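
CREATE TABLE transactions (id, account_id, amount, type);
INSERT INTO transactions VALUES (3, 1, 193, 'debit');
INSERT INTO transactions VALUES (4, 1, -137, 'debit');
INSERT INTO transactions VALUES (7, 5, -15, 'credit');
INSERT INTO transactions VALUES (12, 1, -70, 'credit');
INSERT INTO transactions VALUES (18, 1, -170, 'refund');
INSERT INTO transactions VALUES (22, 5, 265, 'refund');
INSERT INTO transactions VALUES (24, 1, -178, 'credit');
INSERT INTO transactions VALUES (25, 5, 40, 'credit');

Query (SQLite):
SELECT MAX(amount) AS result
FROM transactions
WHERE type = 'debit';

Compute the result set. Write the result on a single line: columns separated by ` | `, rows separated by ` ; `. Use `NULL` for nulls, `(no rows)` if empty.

Rows where type='debit' → amount values: [193, -137].
MAX of non-NULL values = 193.

193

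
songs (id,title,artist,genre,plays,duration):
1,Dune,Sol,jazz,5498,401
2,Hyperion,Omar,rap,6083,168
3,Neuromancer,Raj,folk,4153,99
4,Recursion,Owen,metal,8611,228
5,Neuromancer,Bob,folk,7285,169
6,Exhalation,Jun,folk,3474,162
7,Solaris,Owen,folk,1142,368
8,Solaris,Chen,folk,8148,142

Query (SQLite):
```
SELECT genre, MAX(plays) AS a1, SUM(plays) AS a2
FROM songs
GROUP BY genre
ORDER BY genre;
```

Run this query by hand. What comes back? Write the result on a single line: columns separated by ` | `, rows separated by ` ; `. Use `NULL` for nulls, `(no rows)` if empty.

folk | 8148 | 24202 ; jazz | 5498 | 5498 ; metal | 8611 | 8611 ; rap | 6083 | 6083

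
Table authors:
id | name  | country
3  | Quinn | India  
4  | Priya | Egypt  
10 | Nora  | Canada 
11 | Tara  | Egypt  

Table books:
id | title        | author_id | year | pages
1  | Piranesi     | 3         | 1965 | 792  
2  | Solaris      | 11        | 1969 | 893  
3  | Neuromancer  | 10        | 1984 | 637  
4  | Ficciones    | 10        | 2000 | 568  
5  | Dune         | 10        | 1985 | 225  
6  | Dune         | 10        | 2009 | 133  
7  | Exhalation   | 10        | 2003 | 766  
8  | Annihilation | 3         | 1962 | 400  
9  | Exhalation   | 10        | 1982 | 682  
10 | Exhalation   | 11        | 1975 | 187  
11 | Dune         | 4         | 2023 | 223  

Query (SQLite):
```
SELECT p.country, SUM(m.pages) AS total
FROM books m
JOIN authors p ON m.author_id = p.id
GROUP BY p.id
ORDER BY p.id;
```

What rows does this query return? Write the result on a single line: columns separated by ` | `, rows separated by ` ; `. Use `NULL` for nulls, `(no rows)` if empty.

Join each books row to its authors via author_id.
Group joined rows by authors.id; compute SUM(m.pages) per group.
  3: ids {1, 8} → SUM(m.pages)=1192
  4: ids {11} → SUM(m.pages)=223
  10: ids {3, 4, 5, 6, 7, 9} → SUM(m.pages)=3011
  11: ids {2, 10} → SUM(m.pages)=1080

India | 1192 ; Egypt | 223 ; Canada | 3011 ; Egypt | 1080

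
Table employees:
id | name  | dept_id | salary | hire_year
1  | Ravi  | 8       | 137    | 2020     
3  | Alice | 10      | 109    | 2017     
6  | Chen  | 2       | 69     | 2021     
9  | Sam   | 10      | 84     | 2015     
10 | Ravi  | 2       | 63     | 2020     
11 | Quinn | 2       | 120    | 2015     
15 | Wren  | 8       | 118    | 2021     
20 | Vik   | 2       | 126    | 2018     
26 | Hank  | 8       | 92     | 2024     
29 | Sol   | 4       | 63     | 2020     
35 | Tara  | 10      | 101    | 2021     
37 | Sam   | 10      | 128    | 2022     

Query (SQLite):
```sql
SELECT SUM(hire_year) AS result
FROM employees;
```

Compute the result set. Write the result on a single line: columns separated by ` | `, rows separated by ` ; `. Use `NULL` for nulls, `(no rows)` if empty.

All hire_year values: [2020, 2017, 2021, 2015, 2020, 2015, 2021, 2018, 2024, 2020, 2021, 2022].
SUM of non-NULL values = 24234.

24234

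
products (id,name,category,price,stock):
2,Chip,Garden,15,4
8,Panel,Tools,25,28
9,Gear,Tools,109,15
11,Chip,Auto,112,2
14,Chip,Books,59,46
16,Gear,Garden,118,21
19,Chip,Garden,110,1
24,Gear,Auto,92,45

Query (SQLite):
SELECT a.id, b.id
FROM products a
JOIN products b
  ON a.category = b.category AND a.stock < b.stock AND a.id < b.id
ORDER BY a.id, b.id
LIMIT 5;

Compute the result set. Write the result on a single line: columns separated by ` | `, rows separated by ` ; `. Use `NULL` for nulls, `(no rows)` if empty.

2 | 16 ; 11 | 24

Pairs (a,b) with same category, a.stock < b.stock, a.id < b.id.
category groups: Auto:{11,24} Books:{14} Garden:{2,16,19} Tools:{8,9}
Ordered by (a.id, b.id); first 5.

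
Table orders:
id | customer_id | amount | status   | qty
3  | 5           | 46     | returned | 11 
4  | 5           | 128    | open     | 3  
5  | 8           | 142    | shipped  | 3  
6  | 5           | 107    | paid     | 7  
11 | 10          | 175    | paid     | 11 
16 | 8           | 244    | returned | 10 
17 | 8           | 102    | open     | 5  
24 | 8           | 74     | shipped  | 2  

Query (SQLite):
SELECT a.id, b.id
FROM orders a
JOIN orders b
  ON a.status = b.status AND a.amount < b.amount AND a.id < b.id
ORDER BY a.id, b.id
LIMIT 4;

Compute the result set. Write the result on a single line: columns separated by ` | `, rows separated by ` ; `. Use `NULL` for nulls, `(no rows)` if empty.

Pairs (a,b) with same status, a.amount < b.amount, a.id < b.id.
status groups: open:{4,17} paid:{6,11} returned:{3,16} shipped:{5,24}
Ordered by (a.id, b.id); first 4.

3 | 16 ; 6 | 11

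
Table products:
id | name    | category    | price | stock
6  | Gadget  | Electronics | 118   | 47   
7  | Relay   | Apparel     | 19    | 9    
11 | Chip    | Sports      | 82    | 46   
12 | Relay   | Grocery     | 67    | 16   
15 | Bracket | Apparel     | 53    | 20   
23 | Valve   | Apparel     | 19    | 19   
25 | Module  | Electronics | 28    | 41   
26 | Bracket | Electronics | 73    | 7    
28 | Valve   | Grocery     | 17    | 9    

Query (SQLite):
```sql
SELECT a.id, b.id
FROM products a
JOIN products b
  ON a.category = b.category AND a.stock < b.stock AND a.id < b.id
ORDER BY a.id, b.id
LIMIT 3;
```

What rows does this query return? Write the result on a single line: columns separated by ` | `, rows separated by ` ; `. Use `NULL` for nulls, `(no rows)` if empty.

Pairs (a,b) with same category, a.stock < b.stock, a.id < b.id.
category groups: Apparel:{7,15,23} Electronics:{6,25,26} Grocery:{12,28} Sports:{11}
Ordered by (a.id, b.id); first 3.

7 | 15 ; 7 | 23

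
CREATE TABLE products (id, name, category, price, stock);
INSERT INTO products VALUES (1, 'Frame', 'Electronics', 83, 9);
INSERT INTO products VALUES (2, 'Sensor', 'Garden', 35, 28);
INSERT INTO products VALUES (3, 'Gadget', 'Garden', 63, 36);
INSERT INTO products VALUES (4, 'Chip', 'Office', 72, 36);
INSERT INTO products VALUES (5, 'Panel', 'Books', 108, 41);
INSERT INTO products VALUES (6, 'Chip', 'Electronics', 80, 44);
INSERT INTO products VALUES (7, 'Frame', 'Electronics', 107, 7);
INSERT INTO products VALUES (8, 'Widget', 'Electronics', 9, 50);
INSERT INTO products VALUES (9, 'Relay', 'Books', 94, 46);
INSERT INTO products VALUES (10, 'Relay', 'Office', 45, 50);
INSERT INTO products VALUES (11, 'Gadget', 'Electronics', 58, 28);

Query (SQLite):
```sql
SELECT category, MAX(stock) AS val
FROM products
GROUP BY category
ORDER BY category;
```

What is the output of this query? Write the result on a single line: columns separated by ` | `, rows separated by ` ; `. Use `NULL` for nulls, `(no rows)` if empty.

Partition products by category; compute MAX(stock) within each group.
  Books: ids {5, 9} → MAX(stock)=46
  Electronics: ids {1, 6, 7, 8, 11} → MAX(stock)=50
  Garden: ids {2, 3} → MAX(stock)=36
  Office: ids {4, 10} → MAX(stock)=50

Books | 46 ; Electronics | 50 ; Garden | 36 ; Office | 50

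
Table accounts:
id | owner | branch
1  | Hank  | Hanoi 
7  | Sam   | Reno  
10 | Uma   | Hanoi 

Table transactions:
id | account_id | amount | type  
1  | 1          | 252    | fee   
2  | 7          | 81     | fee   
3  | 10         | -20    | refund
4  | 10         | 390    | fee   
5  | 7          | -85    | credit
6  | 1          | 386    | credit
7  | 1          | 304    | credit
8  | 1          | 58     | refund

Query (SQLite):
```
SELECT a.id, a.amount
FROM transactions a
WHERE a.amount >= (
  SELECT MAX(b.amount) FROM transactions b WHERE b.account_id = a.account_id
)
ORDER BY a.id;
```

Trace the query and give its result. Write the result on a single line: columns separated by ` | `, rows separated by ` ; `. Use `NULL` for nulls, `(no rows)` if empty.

2 | 81 ; 4 | 390 ; 6 | 386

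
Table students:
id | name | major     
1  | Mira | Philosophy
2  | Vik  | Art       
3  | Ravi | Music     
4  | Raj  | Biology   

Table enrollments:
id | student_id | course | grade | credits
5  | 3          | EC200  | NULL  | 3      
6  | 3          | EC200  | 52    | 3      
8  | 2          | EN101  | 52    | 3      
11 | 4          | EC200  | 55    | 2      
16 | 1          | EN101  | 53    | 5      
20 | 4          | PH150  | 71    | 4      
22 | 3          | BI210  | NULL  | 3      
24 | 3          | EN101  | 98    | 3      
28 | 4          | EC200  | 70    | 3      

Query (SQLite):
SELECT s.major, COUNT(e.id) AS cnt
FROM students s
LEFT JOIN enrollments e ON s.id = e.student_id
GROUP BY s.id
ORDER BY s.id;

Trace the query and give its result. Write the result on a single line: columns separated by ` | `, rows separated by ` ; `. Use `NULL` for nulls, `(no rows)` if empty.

LEFT JOIN keeps every students row; unmatched ones get NULL for enrollments columns.
Group by students.id and compute COUNT(e.id). COUNT(col) of an all-NULL group is 0.
  1: ids {16} → COUNT(e.id)=1
  2: ids {8} → COUNT(e.id)=1
  3: ids {5, 6, 22, 24} → COUNT(e.id)=4
  4: ids {11, 20, 28} → COUNT(e.id)=3

Philosophy | 1 ; Art | 1 ; Music | 4 ; Biology | 3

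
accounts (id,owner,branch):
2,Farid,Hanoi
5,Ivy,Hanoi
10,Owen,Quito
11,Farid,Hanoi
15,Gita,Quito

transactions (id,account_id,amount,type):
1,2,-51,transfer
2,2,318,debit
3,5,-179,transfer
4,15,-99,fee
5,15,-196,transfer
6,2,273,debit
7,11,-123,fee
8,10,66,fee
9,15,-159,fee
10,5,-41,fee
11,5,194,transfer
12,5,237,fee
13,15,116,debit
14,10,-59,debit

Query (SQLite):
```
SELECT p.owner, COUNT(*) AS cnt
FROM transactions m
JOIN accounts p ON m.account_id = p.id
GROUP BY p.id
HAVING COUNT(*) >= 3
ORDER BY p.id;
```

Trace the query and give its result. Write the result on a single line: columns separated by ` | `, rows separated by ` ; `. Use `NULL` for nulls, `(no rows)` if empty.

Join each transactions row to its accounts via account_id.
Group joined rows by accounts.id; compute COUNT(*) per group.
HAVING: keep groups with count ≥ 3.
  2: ids {1, 2, 6} → COUNT(*)=3
  5: ids {3, 10, 11, 12} → COUNT(*)=4
  10: ids {8, 14} → COUNT(*)=2
  11: ids {7} → COUNT(*)=1
  15: ids {4, 5, 9, 13} → COUNT(*)=4

Farid | 3 ; Ivy | 4 ; Gita | 4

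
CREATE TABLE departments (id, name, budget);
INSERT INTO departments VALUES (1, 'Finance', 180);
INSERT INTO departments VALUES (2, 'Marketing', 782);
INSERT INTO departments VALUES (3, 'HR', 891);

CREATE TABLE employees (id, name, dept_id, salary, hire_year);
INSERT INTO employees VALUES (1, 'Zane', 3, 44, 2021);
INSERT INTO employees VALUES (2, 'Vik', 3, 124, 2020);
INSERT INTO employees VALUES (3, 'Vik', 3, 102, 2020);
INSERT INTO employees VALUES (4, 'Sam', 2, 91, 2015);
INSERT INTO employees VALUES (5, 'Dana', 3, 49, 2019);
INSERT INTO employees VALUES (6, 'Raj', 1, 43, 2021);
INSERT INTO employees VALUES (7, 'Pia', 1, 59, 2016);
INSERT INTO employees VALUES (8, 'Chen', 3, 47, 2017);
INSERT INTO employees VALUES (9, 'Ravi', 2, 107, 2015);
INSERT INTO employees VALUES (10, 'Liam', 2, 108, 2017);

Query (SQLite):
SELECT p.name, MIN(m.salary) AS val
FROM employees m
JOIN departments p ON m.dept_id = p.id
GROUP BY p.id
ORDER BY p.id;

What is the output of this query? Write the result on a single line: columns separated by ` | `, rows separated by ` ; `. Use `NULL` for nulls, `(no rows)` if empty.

Finance | 43 ; Marketing | 91 ; HR | 44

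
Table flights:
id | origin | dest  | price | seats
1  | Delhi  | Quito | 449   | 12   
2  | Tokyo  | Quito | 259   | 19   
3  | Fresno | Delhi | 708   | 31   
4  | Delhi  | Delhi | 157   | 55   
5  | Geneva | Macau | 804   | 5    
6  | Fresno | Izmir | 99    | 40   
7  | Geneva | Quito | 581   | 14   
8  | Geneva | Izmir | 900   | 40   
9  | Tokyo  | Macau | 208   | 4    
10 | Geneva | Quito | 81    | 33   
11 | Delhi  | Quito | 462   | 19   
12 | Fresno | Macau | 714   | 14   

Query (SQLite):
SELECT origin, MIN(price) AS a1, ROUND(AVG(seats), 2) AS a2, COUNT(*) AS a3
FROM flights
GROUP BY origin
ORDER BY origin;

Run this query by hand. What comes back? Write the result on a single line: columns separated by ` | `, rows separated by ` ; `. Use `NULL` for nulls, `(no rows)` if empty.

Delhi | 157 | 28.67 | 3 ; Fresno | 99 | 28.33 | 3 ; Geneva | 81 | 23 | 4 ; Tokyo | 208 | 11.5 | 2

Group flights by origin.
Per group compute: MIN(price), ROUND(AVG(seats), 2), COUNT(*).
  Delhi: ids {1, 4, 11} → MIN(price)=157, ROUND(AVG(seats), 2)=28.67, COUNT(*)=3
  Fresno: ids {3, 6, 12} → MIN(price)=99, ROUND(AVG(seats), 2)=28.33, COUNT(*)=3
  Geneva: ids {5, 7, 8, 10} → MIN(price)=81, ROUND(AVG(seats), 2)=23, COUNT(*)=4
  Tokyo: ids {2, 9} → MIN(price)=208, ROUND(AVG(seats), 2)=11.5, COUNT(*)=2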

##############################

If a line of the listing contains the string "orders", count it; then report the total alone.

3